§ **WORK TO BE COMPLETED**
Below is a block of entries; repeat exactly the lines starting at the line that contains "- 8x_2 ≥ 49" and ending at the line that contains "4s + 9t ≤ 36", both included.

Records from a data collection:
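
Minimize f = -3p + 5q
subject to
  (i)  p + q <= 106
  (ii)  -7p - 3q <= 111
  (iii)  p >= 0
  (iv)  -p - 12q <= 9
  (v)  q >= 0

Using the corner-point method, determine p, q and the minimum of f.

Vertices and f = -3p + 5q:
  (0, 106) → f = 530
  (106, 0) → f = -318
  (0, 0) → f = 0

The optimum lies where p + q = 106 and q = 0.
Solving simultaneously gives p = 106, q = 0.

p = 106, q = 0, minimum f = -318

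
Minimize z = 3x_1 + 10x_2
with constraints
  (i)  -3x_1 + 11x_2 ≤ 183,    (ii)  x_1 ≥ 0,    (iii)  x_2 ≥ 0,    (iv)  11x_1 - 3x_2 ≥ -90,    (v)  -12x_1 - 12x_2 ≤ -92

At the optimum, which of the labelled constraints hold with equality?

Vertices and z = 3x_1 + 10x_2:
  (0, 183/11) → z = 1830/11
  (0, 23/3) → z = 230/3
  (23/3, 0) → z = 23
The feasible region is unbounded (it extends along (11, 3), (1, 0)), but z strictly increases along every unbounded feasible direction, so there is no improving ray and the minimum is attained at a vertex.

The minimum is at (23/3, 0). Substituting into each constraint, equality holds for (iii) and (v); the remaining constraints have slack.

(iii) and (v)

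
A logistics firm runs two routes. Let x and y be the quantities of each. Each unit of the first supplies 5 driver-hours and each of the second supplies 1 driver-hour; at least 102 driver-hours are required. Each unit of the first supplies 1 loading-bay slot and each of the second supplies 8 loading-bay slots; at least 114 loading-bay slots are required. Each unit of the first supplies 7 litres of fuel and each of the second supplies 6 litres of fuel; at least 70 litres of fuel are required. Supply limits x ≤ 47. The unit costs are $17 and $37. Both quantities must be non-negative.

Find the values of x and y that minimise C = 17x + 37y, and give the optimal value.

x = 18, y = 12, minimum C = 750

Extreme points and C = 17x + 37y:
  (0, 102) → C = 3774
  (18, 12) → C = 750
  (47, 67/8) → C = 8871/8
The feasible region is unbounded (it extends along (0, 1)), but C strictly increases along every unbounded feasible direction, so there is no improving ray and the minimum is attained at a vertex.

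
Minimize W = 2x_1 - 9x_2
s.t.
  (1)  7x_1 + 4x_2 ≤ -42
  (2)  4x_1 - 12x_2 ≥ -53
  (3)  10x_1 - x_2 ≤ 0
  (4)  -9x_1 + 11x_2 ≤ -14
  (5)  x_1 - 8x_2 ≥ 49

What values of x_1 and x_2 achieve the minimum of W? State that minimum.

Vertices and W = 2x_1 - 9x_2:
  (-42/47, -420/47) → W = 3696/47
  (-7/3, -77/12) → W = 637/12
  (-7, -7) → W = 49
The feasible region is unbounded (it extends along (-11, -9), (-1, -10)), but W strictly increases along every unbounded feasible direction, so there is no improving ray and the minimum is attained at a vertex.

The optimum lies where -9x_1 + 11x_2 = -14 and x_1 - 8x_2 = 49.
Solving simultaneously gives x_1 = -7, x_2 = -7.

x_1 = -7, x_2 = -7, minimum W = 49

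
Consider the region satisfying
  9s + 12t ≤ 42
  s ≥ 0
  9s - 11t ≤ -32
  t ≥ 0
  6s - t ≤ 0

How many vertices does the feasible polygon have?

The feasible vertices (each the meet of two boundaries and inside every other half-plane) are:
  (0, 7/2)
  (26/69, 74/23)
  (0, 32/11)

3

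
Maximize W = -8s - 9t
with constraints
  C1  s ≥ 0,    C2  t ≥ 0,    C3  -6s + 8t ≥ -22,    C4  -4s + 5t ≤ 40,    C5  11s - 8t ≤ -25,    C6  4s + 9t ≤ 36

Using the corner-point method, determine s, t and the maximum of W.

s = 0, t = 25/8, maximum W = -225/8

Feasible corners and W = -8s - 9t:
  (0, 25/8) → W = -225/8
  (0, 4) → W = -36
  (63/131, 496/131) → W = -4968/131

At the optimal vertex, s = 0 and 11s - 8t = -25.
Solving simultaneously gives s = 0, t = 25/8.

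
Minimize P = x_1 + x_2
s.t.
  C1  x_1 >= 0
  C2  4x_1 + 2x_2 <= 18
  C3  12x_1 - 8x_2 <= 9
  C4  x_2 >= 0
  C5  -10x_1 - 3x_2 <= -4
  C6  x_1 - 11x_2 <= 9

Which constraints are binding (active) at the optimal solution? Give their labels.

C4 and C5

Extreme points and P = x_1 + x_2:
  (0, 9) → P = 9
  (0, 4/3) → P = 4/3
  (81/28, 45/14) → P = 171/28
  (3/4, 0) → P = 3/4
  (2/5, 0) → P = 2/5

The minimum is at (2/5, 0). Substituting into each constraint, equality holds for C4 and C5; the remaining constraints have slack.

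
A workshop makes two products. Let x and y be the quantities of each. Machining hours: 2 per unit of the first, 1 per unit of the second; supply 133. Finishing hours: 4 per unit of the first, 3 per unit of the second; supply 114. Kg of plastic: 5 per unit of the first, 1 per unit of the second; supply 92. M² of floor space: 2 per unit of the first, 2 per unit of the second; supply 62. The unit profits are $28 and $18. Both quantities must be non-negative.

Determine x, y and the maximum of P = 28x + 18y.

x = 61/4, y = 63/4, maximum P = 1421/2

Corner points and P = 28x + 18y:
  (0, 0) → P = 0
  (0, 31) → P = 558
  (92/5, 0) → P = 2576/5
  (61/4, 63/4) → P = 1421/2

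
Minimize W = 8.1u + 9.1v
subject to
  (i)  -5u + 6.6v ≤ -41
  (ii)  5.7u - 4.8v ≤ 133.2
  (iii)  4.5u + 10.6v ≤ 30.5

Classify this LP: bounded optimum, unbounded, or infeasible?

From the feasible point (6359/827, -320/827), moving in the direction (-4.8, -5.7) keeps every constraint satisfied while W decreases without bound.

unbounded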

§ **ANSWER AREA**
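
  (5)  x_1 - 8x_2 ≥ 49

What values of x_1 and x_2 achieve the minimum of W? State that minimum.

Vertices and W = 2x_1 - 9x_2:
  (-42/47, -420/47) → W = 3696/47
  (-7/3, -77/12) → W = 637/12
  (-7, -7) → W = 49
The feasible region is unbounded (it extends along (-11, -9), (-1, -10)), but W strictly increases along every unbounded feasible direction, so there is no improving ray and the minimum is attained at a vertex.

The optimum lies where -9x_1 + 11x_2 = -14 and x_1 - 8x_2 = 49.
Solving simultaneously gives x_1 = -7, x_2 = -7.

x_1 = -7, x_2 = -7, minimum W = 49

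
Consider the region satisfying
  9s + 12t ≤ 42
  s ≥ 0
  9s - 11t ≤ -32
  t ≥ 0
  6s - t ≤ 0

How many vertices does the feasible polygon have?

The feasible vertices (each the meet of two boundaries and inside every other half-plane) are:
  (0, 7/2)
  (26/69, 74/23)
  (0, 32/11)

3

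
Maximize W = -8s - 9t
with constraints
  C1  s ≥ 0,    C2  t ≥ 0,    C3  -6s + 8t ≥ -22,    C4  -4s + 5t ≤ 40,    C5  11s - 8t ≤ -25,    C6  4s + 9t ≤ 36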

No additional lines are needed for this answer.